Activity: Give back the material word for word, every line included.

Dataset content:
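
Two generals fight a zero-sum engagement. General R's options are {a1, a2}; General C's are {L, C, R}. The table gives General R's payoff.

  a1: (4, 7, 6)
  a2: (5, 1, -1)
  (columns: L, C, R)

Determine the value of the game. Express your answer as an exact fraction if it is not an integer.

Row minima: a1 → 4, a2 → -1; maximin = 4.
Column maxima: L → 5, C → 7, R → 6; minimax = 5.
4 ≠ 5, so there is no saddle point; optimal play is mixed.
C is strictly dominated by R (it gives General R strictly more in every row), so General C never plays it.
On the remaining 2×2 (a1, a2 vs L, R):
Let General R play a1 with probability p. Expected payoff against L: 4p + 5(1−p) = −p + 5; against R: 6p + (-1)(1−p) = 7p − 1.
Setting these equal: −p + 5 = 7p − 1 ⇒ −8p = -6 ⇒ p = 3/4, and the value is (-1)·(3/4) + 5 = 17/4.
For General C: with q = P(L), equating a1's and a2's payoffs gives −2q + 6 = 6q − 1 ⇒ q = 7/8.

17/4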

Answer to the problem:
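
Two generals fight a zero-sum engagement. General R's options are {a1, a2}; General C's are {L, C, R}. The table gives General R's payoff.

  a1: (4, 7, 6)
  a2: (5, 1, -1)
  (columns: L, C, R)

Determine the value of the game. Express your answer as an exact fraction if it is not an integer.

Row minima: a1 → 4, a2 → -1; maximin = 4.
Column maxima: L → 5, C → 7, R → 6; minimax = 5.
4 ≠ 5, so there is no saddle point; optimal play is mixed.
C is strictly dominated by R (it gives General R strictly more in every row), so General C never plays it.
On the remaining 2×2 (a1, a2 vs L, R):
Let General R play a1 with probability p. Expected payoff against L: 4p + 5(1−p) = −p + 5; against R: 6p + (-1)(1−p) = 7p − 1.
Setting these equal: −p + 5 = 7p − 1 ⇒ −8p = -6 ⇒ p = 3/4, and the value is (-1)·(3/4) + 5 = 17/4.
For General C: with q = P(L), equating a1's and a2's payoffs gives −2q + 6 = 6q − 1 ⇒ q = 7/8.

17/4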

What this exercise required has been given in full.